Collected data
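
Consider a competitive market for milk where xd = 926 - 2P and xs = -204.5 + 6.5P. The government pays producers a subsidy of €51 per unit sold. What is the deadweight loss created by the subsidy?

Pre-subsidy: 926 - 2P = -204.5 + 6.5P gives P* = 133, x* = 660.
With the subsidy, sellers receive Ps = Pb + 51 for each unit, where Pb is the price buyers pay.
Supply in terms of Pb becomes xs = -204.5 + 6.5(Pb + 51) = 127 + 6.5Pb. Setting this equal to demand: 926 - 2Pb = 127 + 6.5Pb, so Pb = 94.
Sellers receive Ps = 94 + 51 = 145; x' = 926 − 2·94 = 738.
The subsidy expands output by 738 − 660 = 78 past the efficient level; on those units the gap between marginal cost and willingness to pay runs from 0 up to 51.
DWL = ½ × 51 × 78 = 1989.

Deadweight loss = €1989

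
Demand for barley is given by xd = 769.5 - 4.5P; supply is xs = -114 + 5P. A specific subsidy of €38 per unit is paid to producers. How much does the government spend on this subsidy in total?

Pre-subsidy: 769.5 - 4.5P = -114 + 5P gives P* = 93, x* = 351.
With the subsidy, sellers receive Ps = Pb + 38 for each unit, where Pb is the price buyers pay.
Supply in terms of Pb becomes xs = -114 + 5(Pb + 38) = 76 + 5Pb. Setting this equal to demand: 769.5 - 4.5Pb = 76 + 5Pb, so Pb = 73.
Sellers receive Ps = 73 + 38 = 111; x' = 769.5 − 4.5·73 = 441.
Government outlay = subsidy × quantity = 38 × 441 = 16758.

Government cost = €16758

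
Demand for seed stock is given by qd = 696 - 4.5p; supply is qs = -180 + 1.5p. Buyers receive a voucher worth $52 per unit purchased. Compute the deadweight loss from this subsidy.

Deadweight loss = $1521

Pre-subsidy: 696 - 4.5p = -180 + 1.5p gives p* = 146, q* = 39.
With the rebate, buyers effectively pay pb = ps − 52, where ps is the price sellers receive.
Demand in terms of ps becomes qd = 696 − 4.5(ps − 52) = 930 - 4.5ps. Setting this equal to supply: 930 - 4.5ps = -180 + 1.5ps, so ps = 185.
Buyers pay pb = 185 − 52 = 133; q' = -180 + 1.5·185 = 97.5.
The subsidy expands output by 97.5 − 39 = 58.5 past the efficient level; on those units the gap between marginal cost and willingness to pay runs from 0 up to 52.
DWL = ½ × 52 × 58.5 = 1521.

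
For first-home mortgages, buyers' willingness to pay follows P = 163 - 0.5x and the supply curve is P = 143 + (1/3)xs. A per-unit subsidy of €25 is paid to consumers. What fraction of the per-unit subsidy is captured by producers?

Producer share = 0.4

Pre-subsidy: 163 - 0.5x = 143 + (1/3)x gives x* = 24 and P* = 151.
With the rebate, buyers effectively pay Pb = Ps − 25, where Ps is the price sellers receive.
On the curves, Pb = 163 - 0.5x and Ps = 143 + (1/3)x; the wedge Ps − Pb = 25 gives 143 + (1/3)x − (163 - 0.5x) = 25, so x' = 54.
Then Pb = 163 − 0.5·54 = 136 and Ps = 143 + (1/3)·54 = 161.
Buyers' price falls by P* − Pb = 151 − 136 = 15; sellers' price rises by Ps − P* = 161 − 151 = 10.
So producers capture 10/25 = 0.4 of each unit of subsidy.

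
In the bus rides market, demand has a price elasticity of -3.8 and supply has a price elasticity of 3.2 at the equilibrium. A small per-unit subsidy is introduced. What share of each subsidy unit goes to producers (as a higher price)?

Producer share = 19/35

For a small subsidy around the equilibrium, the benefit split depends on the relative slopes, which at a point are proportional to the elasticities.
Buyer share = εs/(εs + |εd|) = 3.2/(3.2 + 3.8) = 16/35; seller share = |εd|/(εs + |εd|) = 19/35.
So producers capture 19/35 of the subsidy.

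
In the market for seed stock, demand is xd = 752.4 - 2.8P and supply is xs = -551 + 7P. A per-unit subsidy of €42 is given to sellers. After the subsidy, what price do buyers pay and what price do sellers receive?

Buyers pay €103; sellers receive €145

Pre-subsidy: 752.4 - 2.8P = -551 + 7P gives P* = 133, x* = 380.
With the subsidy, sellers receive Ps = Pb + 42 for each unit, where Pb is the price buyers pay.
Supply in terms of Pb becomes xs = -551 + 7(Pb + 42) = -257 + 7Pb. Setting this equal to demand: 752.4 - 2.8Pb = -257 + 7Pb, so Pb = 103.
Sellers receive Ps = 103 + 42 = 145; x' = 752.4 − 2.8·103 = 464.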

■ Exercise: Write out exactly the lines from the line holding "In the bus rides" through the last line of the data, and nothing besides those lines.

■ Response:
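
In the bus rides market, demand has a price elasticity of -3.8 and supply has a price elasticity of 3.2 at the equilibrium. A small per-unit subsidy is introduced. What share of each subsidy unit goes to producers (as a higher price)?

Producer share = 19/35

For a small subsidy around the equilibrium, the benefit split depends on the relative slopes, which at a point are proportional to the elasticities.
Buyer share = εs/(εs + |εd|) = 3.2/(3.2 + 3.8) = 16/35; seller share = |εd|/(εs + |εd|) = 19/35.
So producers capture 19/35 of the subsidy.

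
In the market for seed stock, demand is xd = 752.4 - 2.8P and supply is xs = -551 + 7P. A per-unit subsidy of €42 is given to sellers. After the subsidy, what price do buyers pay and what price do sellers receive?

Buyers pay €103; sellers receive €145

Pre-subsidy: 752.4 - 2.8P = -551 + 7P gives P* = 133, x* = 380.
With the subsidy, sellers receive Ps = Pb + 42 for each unit, where Pb is the price buyers pay.
Supply in terms of Pb becomes xs = -551 + 7(Pb + 42) = -257 + 7Pb. Setting this equal to demand: 752.4 - 2.8Pb = -257 + 7Pb, so Pb = 103.
Sellers receive Ps = 103 + 42 = 145; x' = 752.4 − 2.8·103 = 464.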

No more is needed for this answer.